Extracted records ::
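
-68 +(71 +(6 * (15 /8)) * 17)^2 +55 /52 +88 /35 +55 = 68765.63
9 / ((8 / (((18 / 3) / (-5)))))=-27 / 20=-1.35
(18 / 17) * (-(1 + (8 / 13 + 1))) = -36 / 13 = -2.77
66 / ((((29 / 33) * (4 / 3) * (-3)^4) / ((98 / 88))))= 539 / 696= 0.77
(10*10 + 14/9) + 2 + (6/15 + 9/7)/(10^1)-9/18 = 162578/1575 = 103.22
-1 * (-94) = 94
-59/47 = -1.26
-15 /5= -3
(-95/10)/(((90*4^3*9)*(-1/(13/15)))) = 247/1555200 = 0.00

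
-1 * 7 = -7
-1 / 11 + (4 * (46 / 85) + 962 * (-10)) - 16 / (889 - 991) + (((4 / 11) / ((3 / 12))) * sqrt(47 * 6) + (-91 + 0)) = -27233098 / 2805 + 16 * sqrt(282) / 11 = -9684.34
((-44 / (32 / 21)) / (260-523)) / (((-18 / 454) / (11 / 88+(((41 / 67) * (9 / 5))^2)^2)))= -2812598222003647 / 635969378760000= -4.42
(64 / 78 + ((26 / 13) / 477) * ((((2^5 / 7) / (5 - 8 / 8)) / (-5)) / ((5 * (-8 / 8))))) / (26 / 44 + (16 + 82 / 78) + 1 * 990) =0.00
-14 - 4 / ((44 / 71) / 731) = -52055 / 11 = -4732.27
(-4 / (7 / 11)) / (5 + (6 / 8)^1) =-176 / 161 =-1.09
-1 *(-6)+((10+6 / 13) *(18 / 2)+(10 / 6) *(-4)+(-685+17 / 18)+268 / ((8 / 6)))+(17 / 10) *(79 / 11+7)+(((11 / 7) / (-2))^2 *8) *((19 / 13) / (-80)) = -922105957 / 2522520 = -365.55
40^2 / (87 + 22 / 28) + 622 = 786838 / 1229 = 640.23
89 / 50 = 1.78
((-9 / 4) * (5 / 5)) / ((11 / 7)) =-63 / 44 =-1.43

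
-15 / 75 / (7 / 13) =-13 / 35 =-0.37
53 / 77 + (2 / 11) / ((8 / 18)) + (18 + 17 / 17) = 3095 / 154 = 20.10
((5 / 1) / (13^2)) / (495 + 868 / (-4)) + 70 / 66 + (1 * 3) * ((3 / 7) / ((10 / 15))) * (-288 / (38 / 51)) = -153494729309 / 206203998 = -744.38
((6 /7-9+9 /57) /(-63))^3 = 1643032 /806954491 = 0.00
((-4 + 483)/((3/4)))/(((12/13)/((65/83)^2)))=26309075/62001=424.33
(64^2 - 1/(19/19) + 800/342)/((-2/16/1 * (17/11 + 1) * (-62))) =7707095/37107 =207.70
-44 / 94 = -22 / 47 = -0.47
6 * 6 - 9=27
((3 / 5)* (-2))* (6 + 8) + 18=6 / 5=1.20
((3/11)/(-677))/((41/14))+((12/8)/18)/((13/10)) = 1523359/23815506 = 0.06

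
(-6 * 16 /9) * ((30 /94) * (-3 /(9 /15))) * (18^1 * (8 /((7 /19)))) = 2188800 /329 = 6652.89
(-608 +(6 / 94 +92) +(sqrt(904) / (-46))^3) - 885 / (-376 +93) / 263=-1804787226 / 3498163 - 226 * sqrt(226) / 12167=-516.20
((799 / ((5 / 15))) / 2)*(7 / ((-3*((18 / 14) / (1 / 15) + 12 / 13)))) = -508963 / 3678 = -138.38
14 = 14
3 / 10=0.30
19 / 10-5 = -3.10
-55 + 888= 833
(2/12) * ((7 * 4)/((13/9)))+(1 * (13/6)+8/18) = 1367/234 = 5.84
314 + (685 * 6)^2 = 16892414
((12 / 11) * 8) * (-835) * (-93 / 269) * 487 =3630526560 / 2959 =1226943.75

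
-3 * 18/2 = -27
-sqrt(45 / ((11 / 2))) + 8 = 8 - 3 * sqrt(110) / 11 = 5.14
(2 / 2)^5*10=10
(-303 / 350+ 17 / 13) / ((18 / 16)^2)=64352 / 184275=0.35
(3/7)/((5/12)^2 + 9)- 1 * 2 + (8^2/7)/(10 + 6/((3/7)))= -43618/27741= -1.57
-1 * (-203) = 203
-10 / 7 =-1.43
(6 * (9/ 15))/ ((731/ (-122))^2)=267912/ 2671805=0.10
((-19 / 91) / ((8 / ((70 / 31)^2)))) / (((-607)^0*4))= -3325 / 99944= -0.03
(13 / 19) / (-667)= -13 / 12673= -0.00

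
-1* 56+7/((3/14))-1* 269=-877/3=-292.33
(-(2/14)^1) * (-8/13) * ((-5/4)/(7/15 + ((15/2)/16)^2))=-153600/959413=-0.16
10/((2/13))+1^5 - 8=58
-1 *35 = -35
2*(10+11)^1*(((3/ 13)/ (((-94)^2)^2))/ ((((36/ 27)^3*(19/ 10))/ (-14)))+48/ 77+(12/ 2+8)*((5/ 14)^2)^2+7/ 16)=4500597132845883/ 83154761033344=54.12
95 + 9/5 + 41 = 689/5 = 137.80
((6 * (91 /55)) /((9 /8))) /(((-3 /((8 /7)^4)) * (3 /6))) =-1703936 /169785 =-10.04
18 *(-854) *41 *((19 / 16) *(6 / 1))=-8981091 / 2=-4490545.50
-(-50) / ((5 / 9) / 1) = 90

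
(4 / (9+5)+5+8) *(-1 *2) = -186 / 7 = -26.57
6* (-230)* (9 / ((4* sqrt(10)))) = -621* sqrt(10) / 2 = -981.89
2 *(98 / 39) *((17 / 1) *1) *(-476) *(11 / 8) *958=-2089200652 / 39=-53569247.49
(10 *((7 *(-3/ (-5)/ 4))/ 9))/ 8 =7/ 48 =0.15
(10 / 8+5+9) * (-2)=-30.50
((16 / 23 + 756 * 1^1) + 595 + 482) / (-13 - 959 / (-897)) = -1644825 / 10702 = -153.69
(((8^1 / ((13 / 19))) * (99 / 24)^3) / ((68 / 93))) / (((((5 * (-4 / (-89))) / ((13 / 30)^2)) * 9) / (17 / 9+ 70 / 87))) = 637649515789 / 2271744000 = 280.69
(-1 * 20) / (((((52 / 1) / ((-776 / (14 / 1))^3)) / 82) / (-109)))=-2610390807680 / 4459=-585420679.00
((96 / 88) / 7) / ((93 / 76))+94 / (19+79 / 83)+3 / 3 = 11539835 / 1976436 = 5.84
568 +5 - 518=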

DIRECTIONS :: Which lines in the records above contain the string "sqrt"? Copy them.

EXERCISE OUTPUT ::
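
-1 / 11 + (4 * (46 / 85) + 962 * (-10)) - 16 / (889 - 991) + (((4 / 11) / ((3 / 12))) * sqrt(47 * 6) + (-91 + 0)) = -27233098 / 2805 + 16 * sqrt(282) / 11 = -9684.34
(-608 +(6 / 94 +92) +(sqrt(904) / (-46))^3) - 885 / (-376 +93) / 263=-1804787226 / 3498163 - 226 * sqrt(226) / 12167=-516.20
-sqrt(45 / ((11 / 2))) + 8 = 8 - 3 * sqrt(110) / 11 = 5.14
6* (-230)* (9 / ((4* sqrt(10)))) = -621* sqrt(10) / 2 = -981.89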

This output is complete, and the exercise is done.